▸ EXERCISE GOAL: The line holding "If the molar" and every line after it through the end of the entries below: retype these exactly and nothing more.

▸ TASK DATA:
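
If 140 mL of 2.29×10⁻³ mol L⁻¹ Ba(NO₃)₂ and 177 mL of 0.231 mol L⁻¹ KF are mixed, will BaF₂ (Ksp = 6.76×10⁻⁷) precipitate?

Yes

The combined volume is 317 mL.
[Ba²⁺] = (2.29×10⁻³)(140)/317 = 1.01×10⁻³ mol L⁻¹
[F⁻] = (0.231)(177)/317 = 0.129 mol L⁻¹
Q = [Ba²⁺][F⁻]^2 = 1.68×10⁻⁵
Because Q > Ksp (1.68×10⁻⁵ vs 6.76×10⁻⁷), a precipitate of BaF₂ forms.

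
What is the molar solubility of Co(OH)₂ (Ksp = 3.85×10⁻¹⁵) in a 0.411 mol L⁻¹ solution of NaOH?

Co(OH)₂(s) ⇌ Co²⁺(aq) + 2 OH⁻(aq)
With OH⁻ already at 0.411 mol L⁻¹ and s small, take [OH⁻] ≈ 0.411 mol L⁻¹ and [Co²⁺] = s.
Ksp = [Co²⁺][OH⁻]^2 = s(0.411)^2
s = 3.85×10⁻¹⁵ / (0.411)^2 = 2.28×10⁻¹⁴
s = 2.28×10⁻¹⁴ mol L⁻¹

2.28×10⁻¹⁴ M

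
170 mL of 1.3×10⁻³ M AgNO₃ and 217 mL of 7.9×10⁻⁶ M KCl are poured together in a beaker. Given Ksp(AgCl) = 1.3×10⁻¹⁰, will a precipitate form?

Yes

The combined volume is 387 mL.
[Ag⁺] = (1.3×10⁻³)(170)/387 = 5.7×10⁻⁴ M
[Cl⁻] = (7.9×10⁻⁶)(217)/387 = 4.4×10⁻⁶ M
Q = [Ag⁺][Cl⁻] = 2.5×10⁻⁹
Since Q (2.5×10⁻⁹) exceeds Ksp (1.3×10⁻¹⁰), AgCl will precipitate.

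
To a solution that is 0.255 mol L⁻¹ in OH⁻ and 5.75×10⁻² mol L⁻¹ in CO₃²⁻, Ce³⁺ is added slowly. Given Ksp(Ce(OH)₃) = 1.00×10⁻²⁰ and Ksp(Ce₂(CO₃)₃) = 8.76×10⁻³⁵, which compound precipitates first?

Precipitation begins when Q = Ksp.
For Ce(OH)₃: [Ce³⁺] = (Ksp/[OH⁻]^3) = 6.03×10⁻¹⁹ mol L⁻¹
For Ce₂(CO₃)₃: [Ce³⁺] = (Ksp/[CO₃²⁻]^3)^(1/2) = 6.79×10⁻¹⁶ mol L⁻¹
Ce(OH)₃ requires the lower [Ce³⁺], so it precipitates first.

Ce(OH)₃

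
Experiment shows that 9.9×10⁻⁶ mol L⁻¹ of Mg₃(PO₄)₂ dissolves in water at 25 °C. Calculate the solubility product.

Ksp = 1.0×10⁻²³

Mg₃(PO₄)₂(s) ⇌ 3 Mg²⁺(aq) + 2 PO₄³⁻(aq)
For each mole of Mg₃(PO₄)₂ that dissolves per liter, [Mg²⁺] = 3s and [PO₄³⁻] = 2s; let s denote this solubility.
Ksp = [Mg²⁺]^3[PO₄³⁻]^2 = (3s)^3 · (2s)^2 = 108s^5
Ksp = 108 × (9.9×10⁻⁶)^5 = 1.0×10⁻²³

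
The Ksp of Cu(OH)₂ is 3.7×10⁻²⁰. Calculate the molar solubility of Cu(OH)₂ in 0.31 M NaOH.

Cu(OH)₂(s) ⇌ Cu²⁺(aq) + 2 OH⁻(aq)
OH⁻ is already present at 0.31 M. If s mol/L of Cu(OH)₂ dissolves, [Cu²⁺] = s while [OH⁻] ≈ 0.31 M.
Ksp = [Cu²⁺][OH⁻]^2 = s(0.31)^2
s = 3.7×10⁻²⁰ / (0.31)^2 = 3.9×10⁻¹⁹
s = 3.9×10⁻¹⁹ M

3.9×10⁻¹⁹ M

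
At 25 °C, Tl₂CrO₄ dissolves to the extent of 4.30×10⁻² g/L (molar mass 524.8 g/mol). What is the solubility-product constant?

Ksp = 2.20×10⁻¹²

Convert to molarity: s = 4.30×10⁻² / 524.8 = 8.1936×10⁻⁵ mol/L
Tl₂CrO₄(s) ⇌ 2 Tl⁺(aq) + CrO₄²⁻(aq)
If s mol/L of Tl₂CrO₄ dissolves, [Tl⁺] = 2s and [CrO₄²⁻] = s.
Ksp = [Tl⁺]^2[CrO₄²⁻] = (2s)^2 · s = 4s^3
Ksp = 4 × (8.1936×10⁻⁵)^3 = 2.20×10⁻¹²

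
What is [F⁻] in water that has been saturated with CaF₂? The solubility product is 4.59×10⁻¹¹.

4.51×10⁻⁴ M

CaF₂(s) ⇌ Ca²⁺(aq) + 2 F⁻(aq)
For each mole of CaF₂ that dissolves per liter, [Ca²⁺] = s and [F⁻] = 2s; let s denote this solubility.
Ksp = [Ca²⁺][F⁻]^2 = s · (2s)^2 = 4s^3 = 4.59×10⁻¹¹
s = 2.26×10⁻⁴ M
[F⁻] = 2s = 4.51×10⁻⁴ M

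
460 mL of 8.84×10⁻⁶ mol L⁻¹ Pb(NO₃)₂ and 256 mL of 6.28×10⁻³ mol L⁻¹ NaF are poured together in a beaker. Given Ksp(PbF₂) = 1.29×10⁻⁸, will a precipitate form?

No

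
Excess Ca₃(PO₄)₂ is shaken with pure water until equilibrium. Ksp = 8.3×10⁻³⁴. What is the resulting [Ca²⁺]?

Ca₃(PO₄)₂(s) ⇌ 3 Ca²⁺(aq) + 2 PO₄³⁻(aq)
If s mol/L of Ca₃(PO₄)₂ dissolves, [Ca²⁺] = 3s and [PO₄³⁻] = 2s.
Ksp = [Ca²⁺]^3[PO₄³⁻]^2 = (3s)^3 · (2s)^2 = 108s^5 = 8.3×10⁻³⁴
s = 9.5×10⁻⁸ mol/L
[Ca²⁺] = 3s = 2.8×10⁻⁷ mol/L

2.8×10⁻⁷ M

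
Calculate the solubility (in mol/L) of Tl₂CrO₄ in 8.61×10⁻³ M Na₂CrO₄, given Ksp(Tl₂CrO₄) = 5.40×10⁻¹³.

3.96×10⁻⁶ M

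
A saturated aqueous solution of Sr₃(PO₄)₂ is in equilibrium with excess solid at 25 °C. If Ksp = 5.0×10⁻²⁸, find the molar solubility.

Sr₃(PO₄)₂(s) ⇌ 3 Sr²⁺(aq) + 2 PO₄³⁻(aq)
Let s be the molar solubility. Then [Sr²⁺] = 3s and [PO₄³⁻] = 2s.
Ksp = [Sr²⁺]^3[PO₄³⁻]^2 = (3s)^3 · (2s)^2 = 108s^5
108s^5 = 5.0×10⁻²⁸  ⇒  s^5 = 4.6×10⁻³⁰
Taking the 5th root, s = 1.4×10⁻⁶ M.

1.4×10⁻⁶ M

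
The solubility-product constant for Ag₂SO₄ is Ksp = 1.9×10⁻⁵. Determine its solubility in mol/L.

Ag₂SO₄(s) ⇌ 2 Ag⁺(aq) + SO₄²⁻(aq)
If s mol/L of Ag₂SO₄ dissolves, [Ag⁺] = 2s and [SO₄²⁻] = s.
Ksp = [Ag⁺]^2[SO₄²⁻] = (2s)^2 · s = 4s^3
4s^3 = 1.9×10⁻⁵  ⇒  s^3 = 4.8×10⁻⁶
s = 1.7×10⁻² mol/L

1.7×10⁻² M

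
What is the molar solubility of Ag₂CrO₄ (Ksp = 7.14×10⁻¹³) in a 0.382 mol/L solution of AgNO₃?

4.89×10⁻¹² M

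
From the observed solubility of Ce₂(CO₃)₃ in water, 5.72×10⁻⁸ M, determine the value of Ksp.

Ksp = 6.61×10⁻³⁵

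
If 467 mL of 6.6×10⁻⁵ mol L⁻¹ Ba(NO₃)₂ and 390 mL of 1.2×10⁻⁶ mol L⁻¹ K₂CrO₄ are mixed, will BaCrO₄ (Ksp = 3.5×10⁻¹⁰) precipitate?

No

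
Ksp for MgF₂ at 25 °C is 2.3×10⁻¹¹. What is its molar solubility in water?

MgF₂(s) ⇌ Mg²⁺(aq) + 2 F⁻(aq)
Call the molar solubility s, so that [Mg²⁺] = s and [F⁻] = 2s.
Ksp = [Mg²⁺][F⁻]^2 = s · (2s)^2 = 4s^3
4s^3 = 2.3×10⁻¹¹  ⇒  s^3 = 5.8×10⁻¹²
s = 1.8×10⁻⁴ mol L⁻¹

1.8×10⁻⁴ M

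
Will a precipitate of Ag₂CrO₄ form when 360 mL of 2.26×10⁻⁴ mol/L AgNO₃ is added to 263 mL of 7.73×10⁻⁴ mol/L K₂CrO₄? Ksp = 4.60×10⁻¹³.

Yes

The combined volume is 623 mL.
[Ag⁺] = (2.26×10⁻⁴)(360)/623 = 1.31×10⁻⁴ mol/L
[CrO₄²⁻] = (7.73×10⁻⁴)(263)/623 = 3.26×10⁻⁴ mol/L
Q = [Ag⁺]^2[CrO₄²⁻] = 5.57×10⁻¹²
Q = 5.57×10⁻¹² > Ksp = 4.60×10⁻¹³, so the solution is supersaturated and Ag₂CrO₄ precipitates.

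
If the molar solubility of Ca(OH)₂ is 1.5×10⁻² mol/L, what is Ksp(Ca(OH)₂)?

Ksp = 1.4×10⁻⁵

Ca(OH)₂(s) ⇌ Ca²⁺(aq) + 2 OH⁻(aq)
With molar solubility s: [Ca²⁺] = s, [OH⁻] = 2s.
Ksp = [Ca²⁺][OH⁻]^2 = s · (2s)^2 = 4s^3
Ksp = 4 × (1.5×10⁻²)^3 = 1.4×10⁻⁵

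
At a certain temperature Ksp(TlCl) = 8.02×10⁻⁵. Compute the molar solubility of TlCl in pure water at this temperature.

TlCl(s) ⇌ Tl⁺(aq) + Cl⁻(aq)
Call the molar solubility s, so that [Tl⁺] = s and [Cl⁻] = s.
Ksp = [Tl⁺][Cl⁻] = s · s = s^2
s^2 = 8.02×10⁻⁵
s = (8.02×10⁻⁵)^(1/2) = 8.96×10⁻³ mol L⁻¹

8.96×10⁻³ M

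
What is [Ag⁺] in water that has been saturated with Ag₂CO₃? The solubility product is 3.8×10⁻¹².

2.0×10⁻⁴ M

Ag₂CO₃(s) ⇌ 2 Ag⁺(aq) + CO₃²⁻(aq)
Call the molar solubility s, so that [Ag⁺] = 2s and [CO₃²⁻] = s.
Ksp = [Ag⁺]^2[CO₃²⁻] = (2s)^2 · s = 4s^3 = 3.8×10⁻¹²
s = 9.8×10⁻⁵ mol L⁻¹
[Ag⁺] = 2s = 2.0×10⁻⁴ mol L⁻¹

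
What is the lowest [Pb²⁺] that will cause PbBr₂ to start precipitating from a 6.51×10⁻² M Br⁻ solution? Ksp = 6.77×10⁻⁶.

Precipitation of each salt begins when its ion product equals Ksp.
PbBr₂(s) ⇌ Pb²⁺(aq) + 2 Br⁻(aq)
Ksp = [Pb²⁺][Br⁻]^2 = [Pb²⁺](6.51×10⁻²)^2
[Pb²⁺] = 6.77×10⁻⁶ / (6.51×10⁻²)^2 = 1.60×10⁻³
[Pb²⁺] = 1.60×10⁻³ M

1.60×10⁻³ M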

▸ EXERCISE RESULT:
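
If the molar solubility of Ca(OH)₂ is 1.5×10⁻² mol/L, what is Ksp(Ca(OH)₂)?

Ksp = 1.4×10⁻⁵

Ca(OH)₂(s) ⇌ Ca²⁺(aq) + 2 OH⁻(aq)
With molar solubility s: [Ca²⁺] = s, [OH⁻] = 2s.
Ksp = [Ca²⁺][OH⁻]^2 = s · (2s)^2 = 4s^3
Ksp = 4 × (1.5×10⁻²)^3 = 1.4×10⁻⁵

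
At a certain temperature Ksp(TlCl) = 8.02×10⁻⁵. Compute the molar solubility of TlCl in pure water at this temperature.

TlCl(s) ⇌ Tl⁺(aq) + Cl⁻(aq)
Call the molar solubility s, so that [Tl⁺] = s and [Cl⁻] = s.
Ksp = [Tl⁺][Cl⁻] = s · s = s^2
s^2 = 8.02×10⁻⁵
s = (8.02×10⁻⁵)^(1/2) = 8.96×10⁻³ mol L⁻¹

8.96×10⁻³ M

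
What is [Ag⁺] in water that has been saturated with Ag₂CO₃? The solubility product is 3.8×10⁻¹².

2.0×10⁻⁴ M

Ag₂CO₃(s) ⇌ 2 Ag⁺(aq) + CO₃²⁻(aq)
Call the molar solubility s, so that [Ag⁺] = 2s and [CO₃²⁻] = s.
Ksp = [Ag⁺]^2[CO₃²⁻] = (2s)^2 · s = 4s^3 = 3.8×10⁻¹²
s = 9.8×10⁻⁵ mol L⁻¹
[Ag⁺] = 2s = 2.0×10⁻⁴ mol L⁻¹

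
What is the lowest [Pb²⁺] that will cause PbBr₂ to start precipitating from a 6.51×10⁻² M Br⁻ solution? Ksp = 6.77×10⁻⁶.

Precipitation of each salt begins when its ion product equals Ksp.
PbBr₂(s) ⇌ Pb²⁺(aq) + 2 Br⁻(aq)
Ksp = [Pb²⁺][Br⁻]^2 = [Pb²⁺](6.51×10⁻²)^2
[Pb²⁺] = 6.77×10⁻⁶ / (6.51×10⁻²)^2 = 1.60×10⁻³
[Pb²⁺] = 1.60×10⁻³ M

1.60×10⁻³ M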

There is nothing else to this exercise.